__Exercise directions__:
Print every line below. Match each one exactly.

(Entries taken from a collection)

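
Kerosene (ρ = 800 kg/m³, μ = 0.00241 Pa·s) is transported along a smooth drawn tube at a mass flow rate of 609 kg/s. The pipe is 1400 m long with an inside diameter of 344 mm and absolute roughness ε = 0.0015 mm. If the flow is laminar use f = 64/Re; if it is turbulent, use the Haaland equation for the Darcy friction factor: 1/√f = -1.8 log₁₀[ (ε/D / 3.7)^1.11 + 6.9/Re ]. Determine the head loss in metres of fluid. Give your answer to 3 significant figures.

A = πD²/4 = π(0.344)²/4 = 0.09294 m²; mean velocity V = ṁ/(ρA) = 609/(800 · 0.09294) = 8.191 m/s.
Reynolds number Re = ρVD/μ = 800 · 8.191 · 0.344 / 0.00241 = 9.353e+05.
Re > 4000 → turbulent. Relative roughness ε/D = 1.5e-06/0.344 = 4.36e-06. Haaland: 1/√f = -1.8 log₁₀[(4.36e-06/3.7)^1.11 + 6.9/9.353e+05] = -1.8 log₁₀[2.63e-07 + 7.38e-06] = 9.21, so f = 0.01179.
Darcy-Weisbach: ΔP = f(L/D)(ρV²/2) = 0.01179·(1400/0.344)·(800·8.191²/2) = 0.01179·4070·2.683e+04 = 1.287e+06 Pa.
Head loss h_f = ΔP/(ρg) = 1.287e+06/(800·9.81) = 164 m.

h_f ≈ 164 m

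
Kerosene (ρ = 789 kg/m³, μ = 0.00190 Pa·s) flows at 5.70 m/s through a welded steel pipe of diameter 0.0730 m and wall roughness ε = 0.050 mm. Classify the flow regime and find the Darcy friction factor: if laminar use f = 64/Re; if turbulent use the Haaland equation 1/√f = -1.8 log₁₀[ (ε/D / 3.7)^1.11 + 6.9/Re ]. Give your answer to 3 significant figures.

Re = ρVD/μ = 789·5.7·0.073/0.0019 = 1.728e+05.
Re > 4000 → turbulent. ε/D = 5e-05/0.073 = 0.000685; Haaland: 1/√f = -1.8 log₁₀[7.19e-05 + 3.99e-05] = 7.112, so f = 0.01977.

f ≈ 0.0198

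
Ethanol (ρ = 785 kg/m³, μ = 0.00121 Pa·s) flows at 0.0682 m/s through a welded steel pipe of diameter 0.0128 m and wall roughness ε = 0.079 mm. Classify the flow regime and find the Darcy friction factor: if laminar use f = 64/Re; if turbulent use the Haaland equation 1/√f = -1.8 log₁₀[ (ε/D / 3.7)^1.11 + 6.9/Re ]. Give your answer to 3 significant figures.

f ≈ 0.113

Re = ρVD/μ = 785·0.0682·0.0128/0.00121 = 566.3.
Re < 2300 → laminar, so f = 64/Re = 0.113 (roughness is irrelevant in laminar flow).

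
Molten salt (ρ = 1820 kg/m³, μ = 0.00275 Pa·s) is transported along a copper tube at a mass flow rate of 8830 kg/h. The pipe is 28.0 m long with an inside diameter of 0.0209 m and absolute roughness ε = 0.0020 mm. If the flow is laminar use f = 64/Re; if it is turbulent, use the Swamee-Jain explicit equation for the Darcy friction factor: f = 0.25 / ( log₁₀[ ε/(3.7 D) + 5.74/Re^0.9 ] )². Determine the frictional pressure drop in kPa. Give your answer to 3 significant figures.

ṁ = 8830 kg/h = 8830/3600 = 2.453 kg/s.
A = πD²/4 = π(0.0209)²/4 = 0.0003431 m²; mean velocity V = ṁ/(ρA) = 2.453/(1820 · 0.0003431) = 3.928 m/s.
Reynolds number Re = ρVD/μ = 1820 · 3.928 · 0.0209 / 0.00275 = 5.434e+04.
Re > 4000 → turbulent. Relative roughness ε/D = 2e-06/0.0209 = 9.57e-05. Swamee-Jain: f = 0.25/(log₁₀[9.57e-05/3.7 + 5.74/5.434e+04^0.9])² = 0.25/(log₁₀[2.59e-05 + 0.000314])² = 0.25/(-3.468)² = 0.02078.
Darcy-Weisbach: ΔP = f(L/D)(ρV²/2) = 0.02078·(28/0.0209)·(1820·3.928²/2) = 0.02078·1340·1.404e+04 = 3.91e+05 Pa.
ΔP = 3.91e+05 Pa = 391 kPa.

ΔP ≈ 391 kPa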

__Response__:
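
Kerosene (ρ = 800 kg/m³, μ = 0.00241 Pa·s) is transported along a smooth drawn tube at a mass flow rate of 609 kg/s. The pipe is 1400 m long with an inside diameter of 344 mm and absolute roughness ε = 0.0015 mm. If the flow is laminar use f = 64/Re; if it is turbulent, use the Haaland equation for the Darcy friction factor: 1/√f = -1.8 log₁₀[ (ε/D / 3.7)^1.11 + 6.9/Re ]. Determine the head loss in metres of fluid. Give your answer to 3 significant figures.

A = πD²/4 = π(0.344)²/4 = 0.09294 m²; mean velocity V = ṁ/(ρA) = 609/(800 · 0.09294) = 8.191 m/s.
Reynolds number Re = ρVD/μ = 800 · 8.191 · 0.344 / 0.00241 = 9.353e+05.
Re > 4000 → turbulent. Relative roughness ε/D = 1.5e-06/0.344 = 4.36e-06. Haaland: 1/√f = -1.8 log₁₀[(4.36e-06/3.7)^1.11 + 6.9/9.353e+05] = -1.8 log₁₀[2.63e-07 + 7.38e-06] = 9.21, so f = 0.01179.
Darcy-Weisbach: ΔP = f(L/D)(ρV²/2) = 0.01179·(1400/0.344)·(800·8.191²/2) = 0.01179·4070·2.683e+04 = 1.287e+06 Pa.
Head loss h_f = ΔP/(ρg) = 1.287e+06/(800·9.81) = 164 m.

h_f ≈ 164 m

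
Kerosene (ρ = 789 kg/m³, μ = 0.00190 Pa·s) flows at 5.70 m/s through a welded steel pipe of diameter 0.0730 m and wall roughness ε = 0.050 mm. Classify the flow regime and find the Darcy friction factor: if laminar use f = 64/Re; if turbulent use the Haaland equation 1/√f = -1.8 log₁₀[ (ε/D / 3.7)^1.11 + 6.9/Re ]. Give your answer to 3 significant figures.

Re = ρVD/μ = 789·5.7·0.073/0.0019 = 1.728e+05.
Re > 4000 → turbulent. ε/D = 5e-05/0.073 = 0.000685; Haaland: 1/√f = -1.8 log₁₀[7.19e-05 + 3.99e-05] = 7.112, so f = 0.01977.

f ≈ 0.0198

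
Ethanol (ρ = 785 kg/m³, μ = 0.00121 Pa·s) flows at 0.0682 m/s through a welded steel pipe of diameter 0.0128 m and wall roughness ε = 0.079 mm. Classify the flow regime and find the Darcy friction factor: if laminar use f = 64/Re; if turbulent use the Haaland equation 1/√f = -1.8 log₁₀[ (ε/D / 3.7)^1.11 + 6.9/Re ]. Give your answer to 3 significant figures.

f ≈ 0.113

Re = ρVD/μ = 785·0.0682·0.0128/0.00121 = 566.3.
Re < 2300 → laminar, so f = 64/Re = 0.113 (roughness is irrelevant in laminar flow).

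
Molten salt (ρ = 1820 kg/m³, μ = 0.00275 Pa·s) is transported along a copper tube at a mass flow rate of 8830 kg/h. The pipe is 28.0 m long with an inside diameter of 0.0209 m and absolute roughness ε = 0.0020 mm. If the flow is laminar use f = 64/Re; if it is turbulent, use the Swamee-Jain explicit equation for the Darcy friction factor: f = 0.25 / ( log₁₀[ ε/(3.7 D) + 5.74/Re^0.9 ] )². Determine the frictional pressure drop in kPa. Give your answer to 3 significant figures.

ṁ = 8830 kg/h = 8830/3600 = 2.453 kg/s.
A = πD²/4 = π(0.0209)²/4 = 0.0003431 m²; mean velocity V = ṁ/(ρA) = 2.453/(1820 · 0.0003431) = 3.928 m/s.
Reynolds number Re = ρVD/μ = 1820 · 3.928 · 0.0209 / 0.00275 = 5.434e+04.
Re > 4000 → turbulent. Relative roughness ε/D = 2e-06/0.0209 = 9.57e-05. Swamee-Jain: f = 0.25/(log₁₀[9.57e-05/3.7 + 5.74/5.434e+04^0.9])² = 0.25/(log₁₀[2.59e-05 + 0.000314])² = 0.25/(-3.468)² = 0.02078.
Darcy-Weisbach: ΔP = f(L/D)(ρV²/2) = 0.02078·(28/0.0209)·(1820·3.928²/2) = 0.02078·1340·1.404e+04 = 3.91e+05 Pa.
ΔP = 3.91e+05 Pa = 391 kPa.

ΔP ≈ 391 kPa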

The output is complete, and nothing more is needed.